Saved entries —
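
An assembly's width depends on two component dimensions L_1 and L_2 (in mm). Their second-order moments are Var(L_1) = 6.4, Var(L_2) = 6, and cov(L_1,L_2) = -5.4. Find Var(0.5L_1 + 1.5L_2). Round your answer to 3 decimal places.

7.000

Var(0.5L_1 + 1.5L_2) = (0.5)²·Var(L_1) + (1.5)²·Var(L_2) + 2·(0.5)·(1.5)·cov(L_1,L_2)
= 0.25·6.4 + 2.25·6 + 1.5·-5.4 = 7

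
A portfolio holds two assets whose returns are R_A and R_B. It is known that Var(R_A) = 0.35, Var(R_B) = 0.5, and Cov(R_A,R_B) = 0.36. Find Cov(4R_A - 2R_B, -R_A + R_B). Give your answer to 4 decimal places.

-0.2400

Cov(4R_A - 2R_B, -R_A + R_B) = (4)(-1)Var(R_A) + (-2)(1)Var(R_B) + [(4)(1) + (-2)(-1)]Cov(R_A,R_B)
= -4·0.35 + -2·0.5 + 6·0.36 = -0.24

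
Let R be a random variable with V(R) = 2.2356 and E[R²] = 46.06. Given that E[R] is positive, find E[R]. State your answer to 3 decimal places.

6.620

(E[R])² = E[R²] − V(R) = 46.06 − 2.2356 = 43.8244
E[R] = √43.8244 = 6.62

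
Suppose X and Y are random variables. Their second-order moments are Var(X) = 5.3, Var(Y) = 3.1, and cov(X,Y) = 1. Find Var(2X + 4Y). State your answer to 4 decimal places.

86.8000

Var(2X + 4Y) = (2)²·Var(X) + (4)²·Var(Y) + 2·(2)·(4)·cov(X,Y)
= 4·5.3 + 16·3.1 + 16·1 = 86.8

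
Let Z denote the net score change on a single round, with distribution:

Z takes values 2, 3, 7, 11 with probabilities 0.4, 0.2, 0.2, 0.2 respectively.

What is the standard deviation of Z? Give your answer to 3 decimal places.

3.521

E[Z] = (2)(0.4) + (3)(0.2) + (7)(0.2) + (11)(0.2) = 5
E[Z²] = (2)²(0.4) + (3)²(0.2) + (7)²(0.2) + (11)²(0.2) = 37.4
V(Z) = E[Z²] − (E[Z])² = 37.4 − (5)² = 12.4
σ(Z) = √12.4 ≈ 3.521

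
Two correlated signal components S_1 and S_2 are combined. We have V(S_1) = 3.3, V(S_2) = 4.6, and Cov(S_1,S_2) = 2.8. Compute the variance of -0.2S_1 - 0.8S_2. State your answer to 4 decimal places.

V(-0.2S_1 - 0.8S_2) = (-0.2)²·V(S_1) + (-0.8)²·V(S_2) + 2·(-0.2)·(-0.8)·Cov(S_1,S_2)
= 0.04·3.3 + 0.64·4.6 + 0.32·2.8 = 3.972

3.9720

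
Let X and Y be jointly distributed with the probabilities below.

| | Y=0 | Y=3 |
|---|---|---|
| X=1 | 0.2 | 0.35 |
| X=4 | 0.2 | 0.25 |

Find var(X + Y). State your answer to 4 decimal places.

4.0275

E[X] = 2.35,  E[Y] = 1.8,  E[XY] = 4.05
var(X) = 7.75 − (2.35)² = 2.2275;  var(Y) = 5.4 − (1.8)² = 2.16
Cov(X,Y) = 4.05 − (2.35)(1.8) = -0.18
var(X + Y) = (1)²·2.2275 + (1)²·2.16 + 2·(1)·(1)·-0.18 = 4.0275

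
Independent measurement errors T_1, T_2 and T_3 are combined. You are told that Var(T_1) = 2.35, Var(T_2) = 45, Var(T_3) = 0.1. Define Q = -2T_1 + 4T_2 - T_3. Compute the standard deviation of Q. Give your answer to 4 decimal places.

27.0093

By independence, Var(Q) = (-2)²Var(T_1) + (4)²Var(T_2) + (-1)²Var(T_3)
= (-2)²·2.35 + (4)²·45 + (-1)²·0.1 = 729.5
sd(Q) = √729.5 ≈ 27.0093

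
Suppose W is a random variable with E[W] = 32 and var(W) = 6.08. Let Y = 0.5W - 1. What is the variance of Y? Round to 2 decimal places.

1.52

var(0.5W - 1) = (0.5)²·var(W) = 0.25·6.08 = 1.52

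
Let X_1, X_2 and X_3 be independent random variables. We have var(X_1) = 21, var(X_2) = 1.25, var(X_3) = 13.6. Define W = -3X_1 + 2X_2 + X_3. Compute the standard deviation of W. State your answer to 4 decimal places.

14.4083

By independence, var(W) = (-3)²var(X_1) + (2)²var(X_2) + (1)²var(X_3)
= (-3)²·21 + (2)²·1.25 + (1)²·13.6 = 207.6
sd(W) = √207.6 ≈ 14.4083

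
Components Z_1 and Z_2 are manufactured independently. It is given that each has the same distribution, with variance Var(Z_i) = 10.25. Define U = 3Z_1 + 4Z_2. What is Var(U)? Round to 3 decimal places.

256.250

By independence, Var(U) = (3)²Var(Z_1) + (4)²Var(Z_2)
= (3)²·10.25 + (4)²·10.25 = 256.25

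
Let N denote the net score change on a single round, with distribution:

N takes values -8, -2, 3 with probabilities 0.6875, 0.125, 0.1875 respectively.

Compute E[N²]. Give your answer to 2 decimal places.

46.19

E[N²] = (-8)²(0.6875) + (-2)²(0.125) + (3)²(0.1875) = 46.1875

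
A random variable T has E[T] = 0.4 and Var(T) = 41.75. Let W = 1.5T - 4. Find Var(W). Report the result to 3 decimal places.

93.938

Var(1.5T - 4) = (1.5)²·Var(T) = 2.25·41.75 = 93.9375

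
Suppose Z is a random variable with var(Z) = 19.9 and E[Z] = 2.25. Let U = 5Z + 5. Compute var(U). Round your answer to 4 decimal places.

var(5Z + 5) = (5)²·var(Z) = 25·19.9 = 497.5

497.5000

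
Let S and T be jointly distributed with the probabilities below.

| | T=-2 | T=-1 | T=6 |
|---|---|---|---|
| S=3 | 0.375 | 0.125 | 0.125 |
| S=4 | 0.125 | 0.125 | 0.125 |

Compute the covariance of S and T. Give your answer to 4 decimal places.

E[S] = 3.375,  E[T] = 0.25
E[ST] = 1.125
Cov(S,T) = E[ST] − E[S]E[T] = 1.125 − (3.375)(0.25) = 0.28125

0.2813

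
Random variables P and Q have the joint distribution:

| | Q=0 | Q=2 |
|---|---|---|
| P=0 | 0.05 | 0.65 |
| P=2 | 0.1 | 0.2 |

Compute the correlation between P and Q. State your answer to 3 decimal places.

-0.336

E[P] = 0.6,  E[Q] = 1.7
E[PQ] = 0.8
cov(P,Q) = E[PQ] − E[P]E[Q] = 0.8 − (0.6)(1.7) = -0.22
Var(P) = 0.84,  Var(Q) = 0.51
ρ = -0.22 / √(0.84·0.51) ≈ -0.336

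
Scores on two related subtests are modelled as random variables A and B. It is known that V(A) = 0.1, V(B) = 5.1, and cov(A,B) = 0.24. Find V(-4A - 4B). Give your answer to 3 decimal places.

90.880

V(-4A - 4B) = (-4)²·V(A) + (-4)²·V(B) + 2·(-4)·(-4)·cov(A,B)
= 16·0.1 + 16·5.1 + 32·0.24 = 90.88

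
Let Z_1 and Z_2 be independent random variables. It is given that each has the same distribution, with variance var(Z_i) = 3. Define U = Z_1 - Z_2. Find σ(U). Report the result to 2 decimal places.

By independence, var(U) = (1)²var(Z_1) + (-1)²var(Z_2)
= (1)²·3 + (-1)²·3 = 6
σ(U) = √6 ≈ 2.45

2.45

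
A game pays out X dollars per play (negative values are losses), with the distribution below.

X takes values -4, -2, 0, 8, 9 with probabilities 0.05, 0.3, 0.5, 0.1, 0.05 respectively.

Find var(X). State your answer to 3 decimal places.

E[X] = (-4)(0.05) + (-2)(0.3) + (0)(0.5) + (8)(0.1) + (9)(0.05) = 0.45
E[X²] = (-4)²(0.05) + (-2)²(0.3) + (0)²(0.5) + (8)²(0.1) + (9)²(0.05) = 12.45
var(X) = E[X²] − (E[X])² = 12.45 − (0.45)² = 12.2475

12.248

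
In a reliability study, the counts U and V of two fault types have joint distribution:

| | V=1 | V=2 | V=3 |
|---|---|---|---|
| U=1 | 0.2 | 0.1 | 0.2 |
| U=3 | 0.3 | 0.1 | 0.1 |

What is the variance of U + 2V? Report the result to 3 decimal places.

3.240

E[U] = 2,  E[V] = 1.8,  E[UV] = 3.4
Var(U) = 5 − (2)² = 1;  Var(V) = 4 − (1.8)² = 0.76
Cov(U,V) = 3.4 − (2)(1.8) = -0.2
Var(U + 2V) = (1)²·1 + (2)²·0.76 + 2·(1)·(2)·-0.2 = 3.24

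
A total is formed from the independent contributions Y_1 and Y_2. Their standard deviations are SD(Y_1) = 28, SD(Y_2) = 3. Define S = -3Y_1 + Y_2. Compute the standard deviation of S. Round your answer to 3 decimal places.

84.054

Var(Y_1) = 784, Var(Y_2) = 9
By independence, Var(S) = (-3)²Var(Y_1) + (1)²Var(Y_2)
= (-3)²·784 + (1)²·9 = 7065
SD(S) = √7065 ≈ 84.054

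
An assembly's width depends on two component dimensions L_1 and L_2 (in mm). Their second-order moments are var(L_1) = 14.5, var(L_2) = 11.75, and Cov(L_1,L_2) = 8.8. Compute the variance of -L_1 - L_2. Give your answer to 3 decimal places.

var(-L_1 - L_2) = (-1)²·var(L_1) + (-1)²·var(L_2) + 2·(-1)·(-1)·Cov(L_1,L_2)
= 1·14.5 + 1·11.75 + 2·8.8 = 43.85

43.850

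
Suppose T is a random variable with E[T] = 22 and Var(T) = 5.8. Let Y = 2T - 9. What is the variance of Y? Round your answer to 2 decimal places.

Var(2T - 9) = (2)²·Var(T) = 4·5.8 = 23.2

23.20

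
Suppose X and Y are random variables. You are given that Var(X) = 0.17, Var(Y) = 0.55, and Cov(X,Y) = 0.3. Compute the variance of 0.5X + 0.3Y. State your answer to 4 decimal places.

0.1820

Var(0.5X + 0.3Y) = (0.5)²·Var(X) + (0.3)²·Var(Y) + 2·(0.5)·(0.3)·Cov(X,Y)
= 0.25·0.17 + 0.09·0.55 + 0.3·0.3 = 0.182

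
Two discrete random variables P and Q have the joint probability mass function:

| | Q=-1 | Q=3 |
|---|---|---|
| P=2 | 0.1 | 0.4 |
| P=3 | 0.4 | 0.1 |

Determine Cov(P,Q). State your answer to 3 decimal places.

E[P] = 2.5,  E[Q] = 1
E[PQ] = 1.9
Cov(P,Q) = E[PQ] − E[P]E[Q] = 1.9 − (2.5)(1) = -0.6

-0.600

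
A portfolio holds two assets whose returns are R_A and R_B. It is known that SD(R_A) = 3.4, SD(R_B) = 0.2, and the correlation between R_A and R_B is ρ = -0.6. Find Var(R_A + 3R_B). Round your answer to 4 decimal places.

Var(R_A) = (3.4)² = 11.56;  Var(R_B) = (0.2)² = 0.04
Cov(R_A,R_B) = ρ·SD(R_A)·SD(R_B) = -0.6·3.4·0.2 = -0.408
Var(R_A + 3R_B) = (1)²·Var(R_A) + (3)²·Var(R_B) + 2·(1)·(3)·Cov(R_A,R_B)
= 1·11.56 + 9·0.04 + 6·-0.408 = 9.472

9.4720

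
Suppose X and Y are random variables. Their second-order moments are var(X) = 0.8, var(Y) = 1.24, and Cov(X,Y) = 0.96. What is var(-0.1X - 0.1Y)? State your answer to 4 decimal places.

0.0396

var(-0.1X - 0.1Y) = (-0.1)²·var(X) + (-0.1)²·var(Y) + 2·(-0.1)·(-0.1)·Cov(X,Y)
= 0.01·0.8 + 0.01·1.24 + 0.02·0.96 = 0.0396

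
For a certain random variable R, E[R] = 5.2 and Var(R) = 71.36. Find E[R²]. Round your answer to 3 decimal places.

E[R²] = Var(R) + (E[R])² = 71.36 + (5.2)² = 98.4

98.400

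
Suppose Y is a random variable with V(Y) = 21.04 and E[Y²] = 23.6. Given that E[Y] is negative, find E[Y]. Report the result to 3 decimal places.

(E[Y])² = E[Y²] − V(Y) = 23.6 − 21.04 = 2.56
E[Y] = −√2.56 = -1.6

-1.600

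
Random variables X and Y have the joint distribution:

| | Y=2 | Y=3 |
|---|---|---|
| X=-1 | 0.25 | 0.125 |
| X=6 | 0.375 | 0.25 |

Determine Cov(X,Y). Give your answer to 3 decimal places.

0.109

E[X] = 3.375,  E[Y] = 2.375
E[XY] = 8.125
Cov(X,Y) = E[XY] − E[X]E[Y] = 8.125 − (3.375)(2.375) = 0.109375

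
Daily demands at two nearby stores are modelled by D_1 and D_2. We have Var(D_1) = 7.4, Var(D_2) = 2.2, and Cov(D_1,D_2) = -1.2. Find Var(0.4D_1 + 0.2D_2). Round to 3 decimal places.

1.080

Var(0.4D_1 + 0.2D_2) = (0.4)²·Var(D_1) + (0.2)²·Var(D_2) + 2·(0.4)·(0.2)·Cov(D_1,D_2)
= 0.16·7.4 + 0.04·2.2 + 0.16·-1.2 = 1.08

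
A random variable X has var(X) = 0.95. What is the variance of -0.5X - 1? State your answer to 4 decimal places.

0.2375

var(-0.5X - 1) = (-0.5)²·var(X) = 0.25·0.95 = 0.2375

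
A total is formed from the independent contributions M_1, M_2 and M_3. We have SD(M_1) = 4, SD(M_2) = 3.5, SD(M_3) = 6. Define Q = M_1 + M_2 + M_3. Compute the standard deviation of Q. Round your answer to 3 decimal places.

8.016

Var(M_1) = 16, Var(M_2) = 12.25, Var(M_3) = 36
By independence, Var(Q) = (1)²Var(M_1) + (1)²Var(M_2) + (1)²Var(M_3)
= (1)²·16 + (1)²·12.25 + (1)²·36 = 64.25
SD(Q) = √64.25 ≈ 8.016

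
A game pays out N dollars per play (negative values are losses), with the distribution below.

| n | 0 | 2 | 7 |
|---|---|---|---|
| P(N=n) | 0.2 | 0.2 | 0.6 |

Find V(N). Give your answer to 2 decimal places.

9.04

E[N] = (0)(0.2) + (2)(0.2) + (7)(0.6) = 4.6
E[N²] = (0)²(0.2) + (2)²(0.2) + (7)²(0.6) = 30.2
V(N) = E[N²] − (E[N])² = 30.2 − (4.6)² = 9.04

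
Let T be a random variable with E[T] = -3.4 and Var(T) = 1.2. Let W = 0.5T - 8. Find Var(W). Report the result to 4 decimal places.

Var(0.5T - 8) = (0.5)²·Var(T) = 0.25·1.2 = 0.3

0.3000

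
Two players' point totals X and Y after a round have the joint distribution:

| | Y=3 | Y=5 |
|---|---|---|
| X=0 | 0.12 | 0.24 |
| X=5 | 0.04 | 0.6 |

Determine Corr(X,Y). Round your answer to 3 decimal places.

0.355

E[X] = 3.2,  E[Y] = 4.68
E[XY] = 15.6
Cov(X,Y) = E[XY] − E[X]E[Y] = 15.6 − (3.2)(4.68) = 0.624
Var(X) = 5.76,  Var(Y) = 0.5376
ρ = 0.624 / √(5.76·0.5376) ≈ 0.355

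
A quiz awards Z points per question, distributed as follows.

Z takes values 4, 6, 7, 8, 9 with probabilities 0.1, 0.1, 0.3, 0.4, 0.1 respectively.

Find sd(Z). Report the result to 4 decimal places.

E[Z] = (4)(0.1) + (6)(0.1) + (7)(0.3) + (8)(0.4) + (9)(0.1) = 7.2
E[Z²] = (4)²(0.1) + (6)²(0.1) + (7)²(0.3) + (8)²(0.4) + (9)²(0.1) = 53.6
Var(Z) = E[Z²] − (E[Z])² = 53.6 − (7.2)² = 1.76
sd(Z) = √1.76 ≈ 1.3266

1.3266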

WORK ITEM — Copy range, inclusive: the line holding "Compute the covariance" to the line holding "A game pays out X". Reproduce exactly those lines of the records above and no others.

EXERCISE SOLUTION —
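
Compute the covariance of S and T. Give your answer to 4 decimal places.

E[S] = 3.375,  E[T] = 0.25
E[ST] = 1.125
Cov(S,T) = E[ST] − E[S]E[T] = 1.125 − (3.375)(0.25) = 0.28125

0.2813

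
Random variables P and Q have the joint distribution:

| | Q=0 | Q=2 |
|---|---|---|
| P=0 | 0.05 | 0.65 |
| P=2 | 0.1 | 0.2 |

Compute the correlation between P and Q. State your answer to 3 decimal places.

-0.336

E[P] = 0.6,  E[Q] = 1.7
E[PQ] = 0.8
cov(P,Q) = E[PQ] − E[P]E[Q] = 0.8 − (0.6)(1.7) = -0.22
Var(P) = 0.84,  Var(Q) = 0.51
ρ = -0.22 / √(0.84·0.51) ≈ -0.336

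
Scores on two related subtests are modelled as random variables A and B. It is known that V(A) = 0.1, V(B) = 5.1, and cov(A,B) = 0.24. Find V(-4A - 4B). Give your answer to 3 decimal places.

90.880

V(-4A - 4B) = (-4)²·V(A) + (-4)²·V(B) + 2·(-4)·(-4)·cov(A,B)
= 16·0.1 + 16·5.1 + 32·0.24 = 90.88

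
Let Z_1 and Z_2 be independent random variables. It is given that each has the same distribution, with variance var(Z_i) = 3. Define U = Z_1 - Z_2. Find σ(U). Report the result to 2 decimal places.

By independence, var(U) = (1)²var(Z_1) + (-1)²var(Z_2)
= (1)²·3 + (-1)²·3 = 6
σ(U) = √6 ≈ 2.45

2.45

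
A game pays out X dollars per play (negative values are losses), with the distribution below.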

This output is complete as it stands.